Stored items

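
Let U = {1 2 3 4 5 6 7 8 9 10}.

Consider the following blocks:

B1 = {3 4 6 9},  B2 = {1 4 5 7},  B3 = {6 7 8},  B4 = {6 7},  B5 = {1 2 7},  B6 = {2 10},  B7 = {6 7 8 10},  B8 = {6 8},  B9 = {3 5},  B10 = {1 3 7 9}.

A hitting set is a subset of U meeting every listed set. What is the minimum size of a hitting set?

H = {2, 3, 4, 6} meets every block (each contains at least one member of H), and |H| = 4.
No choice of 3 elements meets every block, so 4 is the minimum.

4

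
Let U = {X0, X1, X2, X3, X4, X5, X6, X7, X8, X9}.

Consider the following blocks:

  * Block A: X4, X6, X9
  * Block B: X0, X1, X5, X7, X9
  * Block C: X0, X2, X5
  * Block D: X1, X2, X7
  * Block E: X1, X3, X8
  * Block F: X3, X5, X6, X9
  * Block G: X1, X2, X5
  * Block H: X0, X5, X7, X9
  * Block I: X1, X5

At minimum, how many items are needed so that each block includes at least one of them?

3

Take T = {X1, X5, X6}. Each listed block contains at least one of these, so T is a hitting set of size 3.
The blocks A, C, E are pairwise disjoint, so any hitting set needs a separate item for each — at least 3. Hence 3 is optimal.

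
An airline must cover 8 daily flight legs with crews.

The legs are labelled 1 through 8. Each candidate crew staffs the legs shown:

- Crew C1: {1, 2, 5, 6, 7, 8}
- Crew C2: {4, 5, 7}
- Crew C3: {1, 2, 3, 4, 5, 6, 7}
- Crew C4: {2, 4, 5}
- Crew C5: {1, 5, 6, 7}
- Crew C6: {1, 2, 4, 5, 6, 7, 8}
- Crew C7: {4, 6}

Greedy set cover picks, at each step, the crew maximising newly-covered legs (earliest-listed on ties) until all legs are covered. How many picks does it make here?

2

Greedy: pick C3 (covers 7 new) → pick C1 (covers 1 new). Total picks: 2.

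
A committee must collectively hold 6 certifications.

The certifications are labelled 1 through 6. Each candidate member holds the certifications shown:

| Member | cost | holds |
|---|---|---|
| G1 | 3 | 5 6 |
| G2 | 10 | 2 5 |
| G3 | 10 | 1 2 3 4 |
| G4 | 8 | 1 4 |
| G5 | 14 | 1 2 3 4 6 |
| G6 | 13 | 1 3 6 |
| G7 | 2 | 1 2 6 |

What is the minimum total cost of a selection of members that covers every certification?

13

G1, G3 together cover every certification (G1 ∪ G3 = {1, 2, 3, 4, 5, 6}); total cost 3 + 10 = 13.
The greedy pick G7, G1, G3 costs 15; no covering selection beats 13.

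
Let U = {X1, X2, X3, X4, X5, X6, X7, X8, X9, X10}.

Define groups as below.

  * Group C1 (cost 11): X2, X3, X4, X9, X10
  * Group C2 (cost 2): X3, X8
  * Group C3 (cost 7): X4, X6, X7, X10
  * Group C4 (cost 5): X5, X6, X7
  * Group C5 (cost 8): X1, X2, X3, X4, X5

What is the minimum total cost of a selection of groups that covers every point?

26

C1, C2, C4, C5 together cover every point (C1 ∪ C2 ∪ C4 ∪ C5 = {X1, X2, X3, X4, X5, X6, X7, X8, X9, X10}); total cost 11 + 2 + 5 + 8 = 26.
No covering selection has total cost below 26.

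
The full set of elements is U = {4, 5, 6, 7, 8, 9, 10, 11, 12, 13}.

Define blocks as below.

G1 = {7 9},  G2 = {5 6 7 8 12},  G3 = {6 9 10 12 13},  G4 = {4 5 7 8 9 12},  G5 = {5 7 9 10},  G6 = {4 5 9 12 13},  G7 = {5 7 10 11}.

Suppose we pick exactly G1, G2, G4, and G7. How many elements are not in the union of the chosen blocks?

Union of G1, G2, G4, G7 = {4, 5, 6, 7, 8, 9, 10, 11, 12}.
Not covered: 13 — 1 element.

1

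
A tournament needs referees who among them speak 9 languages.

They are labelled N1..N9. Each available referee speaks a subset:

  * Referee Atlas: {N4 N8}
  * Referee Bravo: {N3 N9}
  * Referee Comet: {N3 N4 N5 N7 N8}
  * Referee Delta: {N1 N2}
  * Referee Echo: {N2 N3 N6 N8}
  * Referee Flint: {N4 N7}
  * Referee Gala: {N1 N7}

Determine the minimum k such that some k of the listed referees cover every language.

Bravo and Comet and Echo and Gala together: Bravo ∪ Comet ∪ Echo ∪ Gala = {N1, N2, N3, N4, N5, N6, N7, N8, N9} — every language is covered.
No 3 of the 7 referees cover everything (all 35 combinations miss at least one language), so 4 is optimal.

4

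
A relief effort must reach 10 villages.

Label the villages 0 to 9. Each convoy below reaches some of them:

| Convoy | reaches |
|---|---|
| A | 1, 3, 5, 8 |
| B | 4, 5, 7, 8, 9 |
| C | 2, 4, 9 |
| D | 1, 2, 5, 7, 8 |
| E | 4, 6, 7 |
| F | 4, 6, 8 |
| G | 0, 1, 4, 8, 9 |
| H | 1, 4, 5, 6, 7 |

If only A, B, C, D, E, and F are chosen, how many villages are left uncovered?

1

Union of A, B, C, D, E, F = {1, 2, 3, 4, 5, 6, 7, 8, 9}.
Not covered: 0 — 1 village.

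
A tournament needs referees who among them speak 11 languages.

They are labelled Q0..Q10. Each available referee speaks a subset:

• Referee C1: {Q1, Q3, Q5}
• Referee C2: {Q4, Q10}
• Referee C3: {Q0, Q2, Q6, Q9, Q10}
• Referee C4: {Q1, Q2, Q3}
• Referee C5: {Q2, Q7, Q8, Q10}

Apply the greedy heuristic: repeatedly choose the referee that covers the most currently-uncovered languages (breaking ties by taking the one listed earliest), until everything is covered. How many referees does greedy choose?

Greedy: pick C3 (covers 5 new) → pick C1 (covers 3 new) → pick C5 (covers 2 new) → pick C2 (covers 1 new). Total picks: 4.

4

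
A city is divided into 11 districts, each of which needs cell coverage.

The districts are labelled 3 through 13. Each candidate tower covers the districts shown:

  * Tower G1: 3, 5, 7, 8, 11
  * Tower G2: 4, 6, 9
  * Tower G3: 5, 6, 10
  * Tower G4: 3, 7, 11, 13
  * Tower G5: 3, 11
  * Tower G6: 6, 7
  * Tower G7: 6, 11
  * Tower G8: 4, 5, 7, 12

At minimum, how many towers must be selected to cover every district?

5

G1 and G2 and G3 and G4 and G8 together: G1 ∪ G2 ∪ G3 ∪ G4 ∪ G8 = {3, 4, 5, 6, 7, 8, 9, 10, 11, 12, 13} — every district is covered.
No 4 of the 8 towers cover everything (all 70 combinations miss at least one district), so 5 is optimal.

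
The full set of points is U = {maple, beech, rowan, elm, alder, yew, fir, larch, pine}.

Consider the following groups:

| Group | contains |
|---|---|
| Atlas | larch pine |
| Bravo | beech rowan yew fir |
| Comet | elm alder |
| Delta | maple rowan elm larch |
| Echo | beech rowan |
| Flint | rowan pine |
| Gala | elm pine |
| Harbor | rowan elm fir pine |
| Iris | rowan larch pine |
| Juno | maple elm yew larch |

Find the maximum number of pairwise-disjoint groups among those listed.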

**Work instruction**
Please give the entries above again in full, exactly as written.

**Answer to the exercise**
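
Let U = {1 2 3 4 5 6 7 8 9 10}.

Consider the following blocks:

B1 = {3 4 6 9},  B2 = {1 4 5 7},  B3 = {6 7 8},  B4 = {6 7},  B5 = {1 2 7},  B6 = {2 10},  B7 = {6 7 8 10},  B8 = {6 8},  B9 = {3 5},  B10 = {1 3 7 9}.

A hitting set is a subset of U meeting every listed set. What is the minimum size of a hitting set?

H = {2, 3, 4, 6} meets every block (each contains at least one member of H), and |H| = 4.
No choice of 3 elements meets every block, so 4 is the minimum.

4

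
Let U = {X0, X1, X2, X3, X4, X5, X6, X7, X8, X9}.

Consider the following blocks:

  * Block A: X4, X6, X9
  * Block B: X0, X1, X5, X7, X9
  * Block C: X0, X2, X5
  * Block D: X1, X2, X7
  * Block E: X1, X3, X8
  * Block F: X3, X5, X6, X9
  * Block G: X1, X2, X5
  * Block H: X0, X5, X7, X9
  * Block I: X1, X5

At minimum, how many items are needed so that each block includes at least one of them?

3

Take T = {X1, X5, X6}. Each listed block contains at least one of these, so T is a hitting set of size 3.
The blocks A, C, E are pairwise disjoint, so any hitting set needs a separate item for each — at least 3. Hence 3 is optimal.

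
An airline must cover 8 daily flight legs with crews.

The legs are labelled 1 through 8. Each candidate crew staffs the legs shown:

- Crew C1: {1, 2, 5, 6, 7, 8}
- Crew C2: {4, 5, 7}
- Crew C3: {1, 2, 3, 4, 5, 6, 7}
- Crew C4: {2, 4, 5}
- Crew C5: {1, 5, 6, 7}
- Crew C6: {1, 2, 4, 5, 6, 7, 8}
- Crew C7: {4, 6}

Greedy set cover picks, at each step, the crew maximising newly-covered legs (earliest-listed on ties) until all legs are covered. How many picks does it make here?

2

Greedy: pick C3 (covers 7 new) → pick C1 (covers 1 new). Total picks: 2.

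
A committee must collectively hold 6 certifications.

The certifications are labelled 1 through 6. Each candidate member holds the certifications shown:

| Member | cost | holds |
|---|---|---|
| G1 | 3 | 5 6 |
| G2 | 10 | 2 5 |
| G3 | 10 | 1 2 3 4 |
| G4 | 8 | 1 4 |
| G5 | 14 | 1 2 3 4 6 |
| G6 | 13 | 1 3 6 |
| G7 | 2 | 1 2 6 |

What is the minimum total cost of a selection of members that covers every certification?

13

G1, G3 together cover every certification (G1 ∪ G3 = {1, 2, 3, 4, 5, 6}); total cost 3 + 10 = 13.
The greedy pick G7, G1, G3 costs 15; no covering selection beats 13.

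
Let U = {X1, X2, X3, X4, X5, X6, X7, X8, X9, X10}.

Define groups as below.

  * Group C1 (cost 11): X2, X3, X4, X9, X10
  * Group C2 (cost 2): X3, X8
  * Group C3 (cost 7): X4, X6, X7, X10
  * Group C4 (cost 5): X5, X6, X7
  * Group C5 (cost 8): X1, X2, X3, X4, X5

What is the minimum total cost of a selection of groups that covers every point?

26

C1, C2, C4, C5 together cover every point (C1 ∪ C2 ∪ C4 ∪ C5 = {X1, X2, X3, X4, X5, X6, X7, X8, X9, X10}); total cost 11 + 2 + 5 + 8 = 26.
No covering selection has total cost below 26.

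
The full set of elements is U = {4, 5, 6, 7, 8, 9, 10, 11, 12, 13}.

Define blocks as below.

G1 = {7 9},  G2 = {5 6 7 8 12},  G3 = {6 9 10 12 13},  G4 = {4 5 7 8 9 12},  G5 = {5 7 9 10},  G6 = {4 5 9 12 13},  G7 = {5 7 10 11}.

Suppose we pick exactly G1, G2, G4, and G7. How many elements are not in the union of the chosen blocks?

Union of G1, G2, G4, G7 = {4, 5, 6, 7, 8, 9, 10, 11, 12}.
Not covered: 13 — 1 element.

1

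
A tournament needs referees who among them speak 9 languages.

They are labelled N1..N9. Each available referee speaks a subset:

  * Referee Atlas: {N4 N8}
  * Referee Bravo: {N3 N9}
  * Referee Comet: {N3 N4 N5 N7 N8}
  * Referee Delta: {N1 N2}
  * Referee Echo: {N2 N3 N6 N8}
  * Referee Flint: {N4 N7}
  * Referee Gala: {N1 N7}

Determine the minimum k such that some k of the listed referees cover every language.

Bravo and Comet and Echo and Gala together: Bravo ∪ Comet ∪ Echo ∪ Gala = {N1, N2, N3, N4, N5, N6, N7, N8, N9} — every language is covered.
No 3 of the 7 referees cover everything (all 35 combinations miss at least one language), so 4 is optimal.

4

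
A relief effort must reach 10 villages.

Label the villages 0 to 9. Each convoy below reaches some of them:

| Convoy | reaches |
|---|---|
| A | 1, 3, 5, 8 |
| B | 4, 5, 7, 8, 9 |
| C | 2, 4, 9 |
| D | 1, 2, 5, 7, 8 |
| E | 4, 6, 7 |
| F | 4, 6, 8 |
| G | 0, 1, 4, 8, 9 |
| H | 1, 4, 5, 6, 7 |

If only A, B, C, D, E, and F are chosen, how many villages are left uncovered?

1

Union of A, B, C, D, E, F = {1, 2, 3, 4, 5, 6, 7, 8, 9}.
Not covered: 0 — 1 village.

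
A tournament needs referees who among them speak 11 languages.

They are labelled Q0..Q10. Each available referee speaks a subset:

• Referee C1: {Q1, Q3, Q5}
• Referee C2: {Q4, Q10}
• Referee C3: {Q0, Q2, Q6, Q9, Q10}
• Referee C4: {Q1, Q2, Q3}
• Referee C5: {Q2, Q7, Q8, Q10}

Apply the greedy heuristic: repeatedly choose the referee that covers the most currently-uncovered languages (breaking ties by taking the one listed earliest), until everything is covered. How many referees does greedy choose?

Greedy: pick C3 (covers 5 new) → pick C1 (covers 3 new) → pick C5 (covers 2 new) → pick C2 (covers 1 new). Total picks: 4.

4

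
A city is divided into 11 districts, each of which needs cell coverage.

The districts are labelled 3 through 13. Each candidate tower covers the districts shown:

  * Tower G1: 3, 5, 7, 8, 11
  * Tower G2: 4, 6, 9
  * Tower G3: 5, 6, 10
  * Tower G4: 3, 7, 11, 13
  * Tower G5: 3, 11
  * Tower G6: 6, 7
  * Tower G7: 6, 11
  * Tower G8: 4, 5, 7, 12

At minimum, how many towers must be selected to cover every district?

5

G1 and G2 and G3 and G4 and G8 together: G1 ∪ G2 ∪ G3 ∪ G4 ∪ G8 = {3, 4, 5, 6, 7, 8, 9, 10, 11, 12, 13} — every district is covered.
No 4 of the 8 towers cover everything (all 70 combinations miss at least one district), so 5 is optimal.

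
The full set of points is U = {maple, beech, rowan, elm, alder, yew, fir, larch, pine}.

Consider the following groups:

| Group | contains |
|---|---|
| Atlas | larch pine |
| Bravo | beech rowan yew fir |
| Comet | elm alder |
| Delta | maple rowan elm larch |
| Echo | beech rowan |
| Flint | rowan pine |
| Gala | elm pine |
| Harbor | rowan elm fir pine |
| Iris | rowan larch pine |
| Juno | maple elm yew larch |

Find the maximum number of pairwise-disjoint groups among those listed.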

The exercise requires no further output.